WHAT THIS TASK INVOLVES: Pull from the data below each line where the word "shown" occurs, and copy it.

─── EXTRACTED MATERIAL

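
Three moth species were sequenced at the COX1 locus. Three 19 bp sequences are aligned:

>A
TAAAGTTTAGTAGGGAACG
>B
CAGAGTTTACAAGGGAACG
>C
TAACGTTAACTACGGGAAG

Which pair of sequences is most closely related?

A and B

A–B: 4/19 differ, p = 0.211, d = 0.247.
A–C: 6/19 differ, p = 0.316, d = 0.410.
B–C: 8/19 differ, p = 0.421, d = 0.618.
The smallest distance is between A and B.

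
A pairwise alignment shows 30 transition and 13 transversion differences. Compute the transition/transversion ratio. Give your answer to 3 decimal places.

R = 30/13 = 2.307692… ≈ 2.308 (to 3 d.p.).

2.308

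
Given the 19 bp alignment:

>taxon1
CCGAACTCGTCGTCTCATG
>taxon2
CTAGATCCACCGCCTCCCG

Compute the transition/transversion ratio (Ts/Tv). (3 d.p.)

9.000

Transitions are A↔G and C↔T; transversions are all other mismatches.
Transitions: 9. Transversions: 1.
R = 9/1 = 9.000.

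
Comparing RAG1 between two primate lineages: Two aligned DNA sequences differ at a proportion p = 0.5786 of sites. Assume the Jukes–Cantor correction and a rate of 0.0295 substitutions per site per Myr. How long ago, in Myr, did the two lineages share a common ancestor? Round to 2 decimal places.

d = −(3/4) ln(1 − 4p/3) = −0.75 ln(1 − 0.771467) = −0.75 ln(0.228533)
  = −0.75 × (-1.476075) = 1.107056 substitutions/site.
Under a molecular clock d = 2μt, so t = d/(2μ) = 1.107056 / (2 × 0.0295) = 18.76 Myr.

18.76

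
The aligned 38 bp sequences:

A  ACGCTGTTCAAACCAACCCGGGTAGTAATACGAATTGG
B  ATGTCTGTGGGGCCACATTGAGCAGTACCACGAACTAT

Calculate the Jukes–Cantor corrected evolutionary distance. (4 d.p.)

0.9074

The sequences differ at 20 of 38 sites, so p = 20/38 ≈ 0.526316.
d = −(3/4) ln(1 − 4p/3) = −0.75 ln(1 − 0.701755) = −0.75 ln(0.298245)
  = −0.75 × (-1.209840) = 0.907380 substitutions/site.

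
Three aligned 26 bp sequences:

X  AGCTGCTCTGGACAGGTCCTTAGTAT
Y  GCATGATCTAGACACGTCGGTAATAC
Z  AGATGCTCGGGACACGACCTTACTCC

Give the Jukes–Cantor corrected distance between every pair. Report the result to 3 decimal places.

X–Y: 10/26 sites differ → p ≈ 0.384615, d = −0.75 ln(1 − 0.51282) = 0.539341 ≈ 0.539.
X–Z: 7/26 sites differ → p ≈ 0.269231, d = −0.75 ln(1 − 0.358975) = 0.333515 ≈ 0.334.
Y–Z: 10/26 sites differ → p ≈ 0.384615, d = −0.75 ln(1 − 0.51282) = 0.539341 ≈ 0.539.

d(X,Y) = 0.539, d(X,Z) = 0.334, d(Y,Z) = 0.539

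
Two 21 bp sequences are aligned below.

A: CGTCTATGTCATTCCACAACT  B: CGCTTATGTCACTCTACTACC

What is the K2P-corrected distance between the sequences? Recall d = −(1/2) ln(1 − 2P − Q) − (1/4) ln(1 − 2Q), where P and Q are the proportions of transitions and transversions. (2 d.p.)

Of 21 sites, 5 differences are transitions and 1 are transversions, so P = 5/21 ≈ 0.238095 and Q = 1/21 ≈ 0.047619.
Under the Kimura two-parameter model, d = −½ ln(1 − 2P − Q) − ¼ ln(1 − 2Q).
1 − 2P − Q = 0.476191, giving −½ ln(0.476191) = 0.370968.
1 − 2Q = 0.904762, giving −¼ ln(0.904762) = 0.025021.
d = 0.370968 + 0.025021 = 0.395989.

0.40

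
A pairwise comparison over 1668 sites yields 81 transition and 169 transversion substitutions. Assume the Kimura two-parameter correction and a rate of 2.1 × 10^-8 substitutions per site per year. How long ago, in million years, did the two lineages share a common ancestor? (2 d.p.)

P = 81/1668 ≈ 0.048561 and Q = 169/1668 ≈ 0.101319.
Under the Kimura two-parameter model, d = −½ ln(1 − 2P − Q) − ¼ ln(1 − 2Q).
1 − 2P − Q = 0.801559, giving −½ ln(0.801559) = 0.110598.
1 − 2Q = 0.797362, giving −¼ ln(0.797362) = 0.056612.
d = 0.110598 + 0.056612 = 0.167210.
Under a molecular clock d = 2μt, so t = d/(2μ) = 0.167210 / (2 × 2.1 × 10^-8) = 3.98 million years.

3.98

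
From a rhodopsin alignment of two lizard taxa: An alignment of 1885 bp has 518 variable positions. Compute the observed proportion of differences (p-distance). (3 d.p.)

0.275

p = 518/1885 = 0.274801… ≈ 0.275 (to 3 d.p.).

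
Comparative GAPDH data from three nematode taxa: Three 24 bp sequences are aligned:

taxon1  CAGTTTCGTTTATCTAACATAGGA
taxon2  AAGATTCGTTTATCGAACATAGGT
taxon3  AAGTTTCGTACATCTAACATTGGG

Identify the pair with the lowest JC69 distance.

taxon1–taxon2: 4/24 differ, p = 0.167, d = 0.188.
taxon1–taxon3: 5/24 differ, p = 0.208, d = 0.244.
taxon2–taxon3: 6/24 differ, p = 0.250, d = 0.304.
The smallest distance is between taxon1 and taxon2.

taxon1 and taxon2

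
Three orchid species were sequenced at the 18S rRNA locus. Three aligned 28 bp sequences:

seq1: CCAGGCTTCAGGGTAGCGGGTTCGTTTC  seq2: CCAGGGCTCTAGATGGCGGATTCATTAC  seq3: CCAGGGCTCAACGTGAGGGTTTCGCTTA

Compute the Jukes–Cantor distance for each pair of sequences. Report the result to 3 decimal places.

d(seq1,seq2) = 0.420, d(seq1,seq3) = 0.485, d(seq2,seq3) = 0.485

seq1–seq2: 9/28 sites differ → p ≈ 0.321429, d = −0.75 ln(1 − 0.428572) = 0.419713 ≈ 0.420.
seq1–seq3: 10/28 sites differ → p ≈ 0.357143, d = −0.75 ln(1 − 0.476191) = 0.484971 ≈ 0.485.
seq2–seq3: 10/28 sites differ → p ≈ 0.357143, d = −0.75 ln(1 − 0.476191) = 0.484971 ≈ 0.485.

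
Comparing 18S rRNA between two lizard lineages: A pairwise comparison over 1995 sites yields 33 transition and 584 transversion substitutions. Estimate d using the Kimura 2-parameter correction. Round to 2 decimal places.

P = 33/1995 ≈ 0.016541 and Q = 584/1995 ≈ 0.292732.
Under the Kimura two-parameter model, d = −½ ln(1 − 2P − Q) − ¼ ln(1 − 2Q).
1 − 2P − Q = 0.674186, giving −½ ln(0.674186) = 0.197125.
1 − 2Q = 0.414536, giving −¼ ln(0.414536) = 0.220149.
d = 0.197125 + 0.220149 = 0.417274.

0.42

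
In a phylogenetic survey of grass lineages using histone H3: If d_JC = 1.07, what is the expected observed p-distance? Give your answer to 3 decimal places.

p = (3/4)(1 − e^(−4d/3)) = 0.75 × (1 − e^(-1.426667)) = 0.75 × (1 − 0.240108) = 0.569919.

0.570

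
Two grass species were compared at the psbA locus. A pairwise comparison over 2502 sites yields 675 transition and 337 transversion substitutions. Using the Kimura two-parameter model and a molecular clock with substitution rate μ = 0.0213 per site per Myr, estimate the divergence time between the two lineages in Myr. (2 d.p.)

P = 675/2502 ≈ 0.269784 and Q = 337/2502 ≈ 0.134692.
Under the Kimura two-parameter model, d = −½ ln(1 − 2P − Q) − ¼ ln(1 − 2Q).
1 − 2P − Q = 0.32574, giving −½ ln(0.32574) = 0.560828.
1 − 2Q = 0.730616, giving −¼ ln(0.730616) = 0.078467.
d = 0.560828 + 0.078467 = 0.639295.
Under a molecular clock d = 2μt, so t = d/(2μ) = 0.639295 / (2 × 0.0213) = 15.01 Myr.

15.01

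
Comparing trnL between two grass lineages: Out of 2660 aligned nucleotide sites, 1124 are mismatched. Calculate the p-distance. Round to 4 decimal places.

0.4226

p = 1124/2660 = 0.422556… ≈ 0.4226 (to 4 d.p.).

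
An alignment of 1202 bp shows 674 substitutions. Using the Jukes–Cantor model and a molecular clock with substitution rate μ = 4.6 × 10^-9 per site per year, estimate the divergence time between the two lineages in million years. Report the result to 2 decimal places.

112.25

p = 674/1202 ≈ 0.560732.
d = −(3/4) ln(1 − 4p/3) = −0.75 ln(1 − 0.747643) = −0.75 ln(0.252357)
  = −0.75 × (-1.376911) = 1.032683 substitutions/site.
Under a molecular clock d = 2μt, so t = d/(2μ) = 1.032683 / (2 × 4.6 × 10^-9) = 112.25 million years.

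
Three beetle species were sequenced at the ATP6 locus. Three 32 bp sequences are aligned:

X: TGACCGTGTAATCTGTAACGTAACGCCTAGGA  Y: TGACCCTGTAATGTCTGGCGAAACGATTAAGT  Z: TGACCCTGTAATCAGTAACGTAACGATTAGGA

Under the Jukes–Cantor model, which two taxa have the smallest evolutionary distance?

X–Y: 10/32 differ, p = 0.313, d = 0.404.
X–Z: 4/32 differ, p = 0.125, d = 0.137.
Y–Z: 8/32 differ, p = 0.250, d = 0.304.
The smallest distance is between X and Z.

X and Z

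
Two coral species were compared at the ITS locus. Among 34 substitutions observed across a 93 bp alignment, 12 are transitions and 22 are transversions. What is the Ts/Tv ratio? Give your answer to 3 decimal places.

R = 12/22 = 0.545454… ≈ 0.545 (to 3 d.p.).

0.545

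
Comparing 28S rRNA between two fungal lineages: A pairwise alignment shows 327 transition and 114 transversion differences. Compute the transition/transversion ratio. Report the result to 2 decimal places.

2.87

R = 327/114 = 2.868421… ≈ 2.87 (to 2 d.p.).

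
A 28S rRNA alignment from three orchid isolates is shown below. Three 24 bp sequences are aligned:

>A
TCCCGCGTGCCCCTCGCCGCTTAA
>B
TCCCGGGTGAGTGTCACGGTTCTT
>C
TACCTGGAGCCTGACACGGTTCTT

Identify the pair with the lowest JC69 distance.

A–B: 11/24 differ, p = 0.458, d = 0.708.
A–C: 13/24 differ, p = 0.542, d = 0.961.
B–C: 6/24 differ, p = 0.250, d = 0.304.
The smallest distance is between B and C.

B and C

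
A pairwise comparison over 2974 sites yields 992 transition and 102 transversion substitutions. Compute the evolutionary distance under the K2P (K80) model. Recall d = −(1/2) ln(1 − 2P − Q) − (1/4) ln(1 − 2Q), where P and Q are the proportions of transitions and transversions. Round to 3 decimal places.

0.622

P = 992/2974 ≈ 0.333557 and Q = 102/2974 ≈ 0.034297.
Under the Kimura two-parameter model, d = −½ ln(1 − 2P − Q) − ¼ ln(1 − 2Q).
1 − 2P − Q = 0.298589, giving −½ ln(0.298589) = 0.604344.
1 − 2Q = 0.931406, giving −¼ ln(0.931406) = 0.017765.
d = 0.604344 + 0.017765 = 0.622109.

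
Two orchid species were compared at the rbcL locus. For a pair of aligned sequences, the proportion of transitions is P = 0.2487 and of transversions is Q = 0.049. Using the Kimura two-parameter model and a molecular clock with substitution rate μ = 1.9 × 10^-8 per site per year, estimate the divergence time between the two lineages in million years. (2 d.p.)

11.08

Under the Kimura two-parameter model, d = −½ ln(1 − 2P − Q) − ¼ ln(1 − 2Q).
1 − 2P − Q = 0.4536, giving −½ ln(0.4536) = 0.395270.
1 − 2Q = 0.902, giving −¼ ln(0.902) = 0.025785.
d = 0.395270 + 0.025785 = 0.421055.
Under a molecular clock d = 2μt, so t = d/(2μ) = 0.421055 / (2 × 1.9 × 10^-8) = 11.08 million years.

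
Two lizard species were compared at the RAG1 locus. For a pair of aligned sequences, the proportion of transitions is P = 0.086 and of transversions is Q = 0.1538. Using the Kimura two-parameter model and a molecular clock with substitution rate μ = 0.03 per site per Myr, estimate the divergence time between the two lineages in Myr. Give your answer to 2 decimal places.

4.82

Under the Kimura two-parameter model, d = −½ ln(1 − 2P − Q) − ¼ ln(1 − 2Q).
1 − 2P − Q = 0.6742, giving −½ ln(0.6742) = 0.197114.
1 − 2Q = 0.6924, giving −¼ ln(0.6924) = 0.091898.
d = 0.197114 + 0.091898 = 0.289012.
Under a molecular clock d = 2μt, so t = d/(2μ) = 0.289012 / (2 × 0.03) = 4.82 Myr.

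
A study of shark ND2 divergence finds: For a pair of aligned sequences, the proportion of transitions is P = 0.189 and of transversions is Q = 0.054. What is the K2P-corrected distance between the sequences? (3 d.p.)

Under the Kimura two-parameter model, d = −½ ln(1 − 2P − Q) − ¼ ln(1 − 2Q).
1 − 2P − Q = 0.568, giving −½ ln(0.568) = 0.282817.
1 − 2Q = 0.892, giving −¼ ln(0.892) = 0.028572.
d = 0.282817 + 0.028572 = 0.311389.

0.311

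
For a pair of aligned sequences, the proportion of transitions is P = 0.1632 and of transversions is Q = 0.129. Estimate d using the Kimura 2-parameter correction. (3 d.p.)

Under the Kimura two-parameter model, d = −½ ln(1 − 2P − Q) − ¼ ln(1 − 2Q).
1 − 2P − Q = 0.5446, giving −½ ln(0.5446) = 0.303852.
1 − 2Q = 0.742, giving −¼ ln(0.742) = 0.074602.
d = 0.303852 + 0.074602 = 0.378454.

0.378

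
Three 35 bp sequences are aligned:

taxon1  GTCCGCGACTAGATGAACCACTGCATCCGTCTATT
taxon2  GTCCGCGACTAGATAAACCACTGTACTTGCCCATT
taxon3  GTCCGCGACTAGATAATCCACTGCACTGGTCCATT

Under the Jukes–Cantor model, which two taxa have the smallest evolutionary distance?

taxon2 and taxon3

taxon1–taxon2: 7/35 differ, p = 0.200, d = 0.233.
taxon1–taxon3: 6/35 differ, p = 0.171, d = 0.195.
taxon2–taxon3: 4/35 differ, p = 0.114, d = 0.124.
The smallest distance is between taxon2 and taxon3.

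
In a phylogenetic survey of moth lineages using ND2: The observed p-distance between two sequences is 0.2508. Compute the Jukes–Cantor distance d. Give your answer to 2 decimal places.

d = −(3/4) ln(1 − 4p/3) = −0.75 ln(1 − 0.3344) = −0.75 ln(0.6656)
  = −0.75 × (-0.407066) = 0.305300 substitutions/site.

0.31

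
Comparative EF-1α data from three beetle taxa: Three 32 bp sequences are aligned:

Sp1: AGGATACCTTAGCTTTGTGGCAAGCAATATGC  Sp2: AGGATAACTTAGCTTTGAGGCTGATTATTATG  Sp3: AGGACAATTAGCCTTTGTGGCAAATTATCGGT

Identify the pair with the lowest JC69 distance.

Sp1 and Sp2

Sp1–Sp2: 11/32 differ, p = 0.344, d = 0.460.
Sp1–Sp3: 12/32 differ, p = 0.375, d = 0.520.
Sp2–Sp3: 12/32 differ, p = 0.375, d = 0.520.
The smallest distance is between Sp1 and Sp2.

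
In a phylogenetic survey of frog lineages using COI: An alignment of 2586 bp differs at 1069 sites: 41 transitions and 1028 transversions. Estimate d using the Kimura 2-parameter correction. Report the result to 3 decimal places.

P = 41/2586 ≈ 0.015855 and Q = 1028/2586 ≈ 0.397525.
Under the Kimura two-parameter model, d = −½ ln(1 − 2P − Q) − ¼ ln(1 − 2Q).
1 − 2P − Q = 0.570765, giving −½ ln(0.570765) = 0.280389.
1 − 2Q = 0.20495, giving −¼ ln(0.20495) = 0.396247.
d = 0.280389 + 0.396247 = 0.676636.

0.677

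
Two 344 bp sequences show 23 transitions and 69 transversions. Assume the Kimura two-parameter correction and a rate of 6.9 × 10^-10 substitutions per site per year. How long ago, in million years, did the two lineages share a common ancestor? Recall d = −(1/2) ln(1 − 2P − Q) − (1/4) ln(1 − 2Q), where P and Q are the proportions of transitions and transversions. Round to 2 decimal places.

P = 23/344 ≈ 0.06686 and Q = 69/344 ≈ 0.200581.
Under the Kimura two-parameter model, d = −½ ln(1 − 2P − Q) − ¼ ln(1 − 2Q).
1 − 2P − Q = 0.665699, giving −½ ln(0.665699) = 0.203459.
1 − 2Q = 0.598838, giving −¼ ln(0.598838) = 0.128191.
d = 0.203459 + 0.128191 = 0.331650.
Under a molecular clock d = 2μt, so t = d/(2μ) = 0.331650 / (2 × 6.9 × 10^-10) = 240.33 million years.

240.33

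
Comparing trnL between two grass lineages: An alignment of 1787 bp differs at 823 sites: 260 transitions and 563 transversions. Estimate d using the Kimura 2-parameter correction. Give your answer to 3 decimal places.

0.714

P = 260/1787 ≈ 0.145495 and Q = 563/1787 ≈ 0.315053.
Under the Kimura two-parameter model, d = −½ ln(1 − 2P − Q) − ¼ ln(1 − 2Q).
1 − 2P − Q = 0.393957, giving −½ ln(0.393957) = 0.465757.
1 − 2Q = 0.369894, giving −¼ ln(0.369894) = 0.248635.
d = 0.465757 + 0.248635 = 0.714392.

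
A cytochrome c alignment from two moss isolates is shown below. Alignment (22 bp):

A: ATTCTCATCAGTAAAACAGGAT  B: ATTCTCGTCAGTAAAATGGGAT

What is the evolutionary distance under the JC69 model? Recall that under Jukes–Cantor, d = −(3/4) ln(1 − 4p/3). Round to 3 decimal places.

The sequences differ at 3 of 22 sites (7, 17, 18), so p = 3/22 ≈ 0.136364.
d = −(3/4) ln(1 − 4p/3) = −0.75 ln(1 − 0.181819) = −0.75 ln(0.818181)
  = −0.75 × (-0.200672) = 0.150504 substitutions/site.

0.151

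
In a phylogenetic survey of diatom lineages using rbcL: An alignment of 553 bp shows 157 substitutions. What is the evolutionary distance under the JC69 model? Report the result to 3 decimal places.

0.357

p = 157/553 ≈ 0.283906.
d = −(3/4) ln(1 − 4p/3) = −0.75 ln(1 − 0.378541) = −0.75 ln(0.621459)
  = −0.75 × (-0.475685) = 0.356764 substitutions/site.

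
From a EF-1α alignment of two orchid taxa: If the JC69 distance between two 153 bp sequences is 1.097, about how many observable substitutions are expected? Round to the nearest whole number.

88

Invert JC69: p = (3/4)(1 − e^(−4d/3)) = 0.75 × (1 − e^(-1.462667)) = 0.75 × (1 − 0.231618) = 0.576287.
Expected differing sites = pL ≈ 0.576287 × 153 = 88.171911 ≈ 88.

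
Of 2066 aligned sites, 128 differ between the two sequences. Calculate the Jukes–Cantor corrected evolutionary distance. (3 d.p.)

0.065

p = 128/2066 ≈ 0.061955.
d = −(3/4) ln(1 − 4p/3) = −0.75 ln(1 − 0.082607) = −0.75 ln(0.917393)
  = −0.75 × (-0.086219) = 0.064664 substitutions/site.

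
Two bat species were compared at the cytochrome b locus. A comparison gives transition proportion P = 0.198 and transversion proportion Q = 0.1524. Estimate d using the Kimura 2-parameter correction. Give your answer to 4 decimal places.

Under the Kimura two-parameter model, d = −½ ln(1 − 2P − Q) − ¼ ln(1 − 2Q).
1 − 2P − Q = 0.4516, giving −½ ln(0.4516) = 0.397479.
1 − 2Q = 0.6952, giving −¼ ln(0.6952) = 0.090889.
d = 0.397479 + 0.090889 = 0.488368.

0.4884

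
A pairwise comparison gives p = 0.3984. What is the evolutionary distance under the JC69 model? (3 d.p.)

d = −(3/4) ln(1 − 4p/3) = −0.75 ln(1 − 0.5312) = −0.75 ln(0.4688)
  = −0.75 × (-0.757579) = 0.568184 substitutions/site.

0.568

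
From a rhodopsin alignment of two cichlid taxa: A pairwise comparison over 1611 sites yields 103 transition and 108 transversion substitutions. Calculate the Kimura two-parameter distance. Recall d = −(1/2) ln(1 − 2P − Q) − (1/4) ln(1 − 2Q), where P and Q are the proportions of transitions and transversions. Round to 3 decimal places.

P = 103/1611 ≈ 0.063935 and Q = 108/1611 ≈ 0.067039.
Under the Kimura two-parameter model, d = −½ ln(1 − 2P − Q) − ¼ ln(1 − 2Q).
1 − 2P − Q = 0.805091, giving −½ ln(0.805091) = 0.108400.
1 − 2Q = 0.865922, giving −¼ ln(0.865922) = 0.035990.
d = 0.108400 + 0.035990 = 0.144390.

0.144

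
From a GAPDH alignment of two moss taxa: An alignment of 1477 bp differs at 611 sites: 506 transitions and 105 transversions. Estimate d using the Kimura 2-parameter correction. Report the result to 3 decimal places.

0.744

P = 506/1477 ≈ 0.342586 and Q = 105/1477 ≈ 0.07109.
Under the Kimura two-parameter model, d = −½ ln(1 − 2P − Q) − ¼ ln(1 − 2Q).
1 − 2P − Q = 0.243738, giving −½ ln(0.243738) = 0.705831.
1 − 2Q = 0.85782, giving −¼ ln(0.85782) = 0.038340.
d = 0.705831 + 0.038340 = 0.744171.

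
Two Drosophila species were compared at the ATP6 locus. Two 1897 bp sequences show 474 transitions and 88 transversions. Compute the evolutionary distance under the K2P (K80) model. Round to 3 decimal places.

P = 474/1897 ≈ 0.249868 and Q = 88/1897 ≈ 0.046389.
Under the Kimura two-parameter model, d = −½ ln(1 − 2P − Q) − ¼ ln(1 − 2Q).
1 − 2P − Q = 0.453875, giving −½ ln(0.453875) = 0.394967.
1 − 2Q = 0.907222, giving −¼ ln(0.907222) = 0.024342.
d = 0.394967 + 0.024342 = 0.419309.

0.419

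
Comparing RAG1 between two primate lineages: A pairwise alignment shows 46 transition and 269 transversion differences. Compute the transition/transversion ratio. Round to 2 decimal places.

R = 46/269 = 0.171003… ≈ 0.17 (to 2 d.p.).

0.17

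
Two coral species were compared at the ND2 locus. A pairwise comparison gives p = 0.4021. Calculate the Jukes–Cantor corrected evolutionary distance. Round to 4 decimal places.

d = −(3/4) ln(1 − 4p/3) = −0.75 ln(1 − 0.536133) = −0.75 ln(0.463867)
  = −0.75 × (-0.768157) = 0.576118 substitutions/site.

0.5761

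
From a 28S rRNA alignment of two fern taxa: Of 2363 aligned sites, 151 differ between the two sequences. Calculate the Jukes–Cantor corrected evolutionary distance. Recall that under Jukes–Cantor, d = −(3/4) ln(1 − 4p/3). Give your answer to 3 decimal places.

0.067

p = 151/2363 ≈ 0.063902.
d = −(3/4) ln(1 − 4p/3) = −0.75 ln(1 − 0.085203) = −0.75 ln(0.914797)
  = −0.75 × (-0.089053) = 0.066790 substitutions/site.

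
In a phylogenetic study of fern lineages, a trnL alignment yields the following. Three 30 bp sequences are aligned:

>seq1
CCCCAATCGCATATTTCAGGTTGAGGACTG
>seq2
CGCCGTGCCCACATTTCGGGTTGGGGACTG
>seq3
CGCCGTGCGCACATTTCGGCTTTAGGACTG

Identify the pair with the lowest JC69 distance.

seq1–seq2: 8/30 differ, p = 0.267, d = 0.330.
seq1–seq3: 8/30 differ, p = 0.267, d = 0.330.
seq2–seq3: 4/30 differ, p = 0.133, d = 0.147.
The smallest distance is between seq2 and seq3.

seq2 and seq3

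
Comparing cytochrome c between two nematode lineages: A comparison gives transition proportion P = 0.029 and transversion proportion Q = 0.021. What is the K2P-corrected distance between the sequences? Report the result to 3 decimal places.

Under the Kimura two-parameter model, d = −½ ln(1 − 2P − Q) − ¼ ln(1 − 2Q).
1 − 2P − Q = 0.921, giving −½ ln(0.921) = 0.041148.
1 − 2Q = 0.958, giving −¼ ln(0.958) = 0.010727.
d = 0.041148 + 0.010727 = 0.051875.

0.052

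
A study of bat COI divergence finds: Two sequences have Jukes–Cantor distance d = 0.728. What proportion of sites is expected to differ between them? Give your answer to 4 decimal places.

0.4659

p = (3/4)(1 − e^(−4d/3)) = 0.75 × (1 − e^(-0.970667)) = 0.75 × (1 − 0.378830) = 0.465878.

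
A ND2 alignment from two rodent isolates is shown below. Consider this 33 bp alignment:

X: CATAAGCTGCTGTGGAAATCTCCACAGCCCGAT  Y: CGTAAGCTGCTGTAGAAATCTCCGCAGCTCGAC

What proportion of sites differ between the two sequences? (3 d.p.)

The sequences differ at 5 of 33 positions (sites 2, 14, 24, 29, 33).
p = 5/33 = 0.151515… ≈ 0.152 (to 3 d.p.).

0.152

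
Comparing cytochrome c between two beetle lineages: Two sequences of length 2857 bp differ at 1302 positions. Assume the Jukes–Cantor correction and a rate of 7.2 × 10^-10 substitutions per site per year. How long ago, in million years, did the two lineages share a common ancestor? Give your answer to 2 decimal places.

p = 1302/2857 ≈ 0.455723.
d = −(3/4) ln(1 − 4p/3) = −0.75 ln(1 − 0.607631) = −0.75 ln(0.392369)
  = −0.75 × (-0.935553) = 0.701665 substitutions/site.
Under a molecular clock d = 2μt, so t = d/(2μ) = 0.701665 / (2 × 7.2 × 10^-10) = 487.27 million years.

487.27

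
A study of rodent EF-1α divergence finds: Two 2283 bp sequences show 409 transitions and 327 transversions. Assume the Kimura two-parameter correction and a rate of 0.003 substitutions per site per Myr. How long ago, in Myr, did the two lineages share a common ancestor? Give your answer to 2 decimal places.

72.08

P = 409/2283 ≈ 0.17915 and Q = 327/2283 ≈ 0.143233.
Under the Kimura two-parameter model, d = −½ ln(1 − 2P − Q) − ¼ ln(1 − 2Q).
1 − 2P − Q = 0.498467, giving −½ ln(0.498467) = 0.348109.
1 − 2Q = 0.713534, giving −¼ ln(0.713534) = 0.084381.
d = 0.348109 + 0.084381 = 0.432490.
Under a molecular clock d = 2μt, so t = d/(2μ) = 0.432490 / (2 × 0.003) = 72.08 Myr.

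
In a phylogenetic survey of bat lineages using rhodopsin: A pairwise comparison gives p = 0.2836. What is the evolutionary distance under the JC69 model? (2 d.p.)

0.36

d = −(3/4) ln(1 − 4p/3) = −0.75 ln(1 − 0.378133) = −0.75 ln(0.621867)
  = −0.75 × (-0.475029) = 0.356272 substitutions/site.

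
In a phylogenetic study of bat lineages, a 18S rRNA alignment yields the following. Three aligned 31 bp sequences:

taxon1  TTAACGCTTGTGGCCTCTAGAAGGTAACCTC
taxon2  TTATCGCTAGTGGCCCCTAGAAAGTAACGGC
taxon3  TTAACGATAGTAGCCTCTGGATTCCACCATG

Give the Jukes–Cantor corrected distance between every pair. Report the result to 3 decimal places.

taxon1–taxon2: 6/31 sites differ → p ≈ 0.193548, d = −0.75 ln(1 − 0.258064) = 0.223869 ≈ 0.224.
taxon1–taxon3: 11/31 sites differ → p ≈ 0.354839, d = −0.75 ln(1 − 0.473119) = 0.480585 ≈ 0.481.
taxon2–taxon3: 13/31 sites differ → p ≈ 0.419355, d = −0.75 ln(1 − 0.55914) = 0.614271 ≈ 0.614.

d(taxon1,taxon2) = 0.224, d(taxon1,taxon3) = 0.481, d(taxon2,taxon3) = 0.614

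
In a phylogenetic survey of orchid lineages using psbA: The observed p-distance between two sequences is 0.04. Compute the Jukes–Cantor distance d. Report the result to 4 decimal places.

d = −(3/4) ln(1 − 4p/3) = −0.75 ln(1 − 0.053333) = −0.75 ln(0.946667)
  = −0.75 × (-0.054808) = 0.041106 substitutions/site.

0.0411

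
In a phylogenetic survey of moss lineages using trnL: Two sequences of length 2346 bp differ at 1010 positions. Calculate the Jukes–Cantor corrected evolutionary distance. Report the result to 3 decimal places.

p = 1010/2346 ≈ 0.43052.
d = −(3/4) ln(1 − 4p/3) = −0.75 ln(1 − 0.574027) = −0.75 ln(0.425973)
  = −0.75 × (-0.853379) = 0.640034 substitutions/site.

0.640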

──────

RESPONSE TO THE TASK:
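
A 28S rRNA alignment from three orchid isolates is shown below. Three 24 bp sequences are aligned:
A cytochrome c alignment from two moss isolates is shown below. Alignment (22 bp):
A ND2 alignment from two rodent isolates is shown below. Consider this 33 bp alignment: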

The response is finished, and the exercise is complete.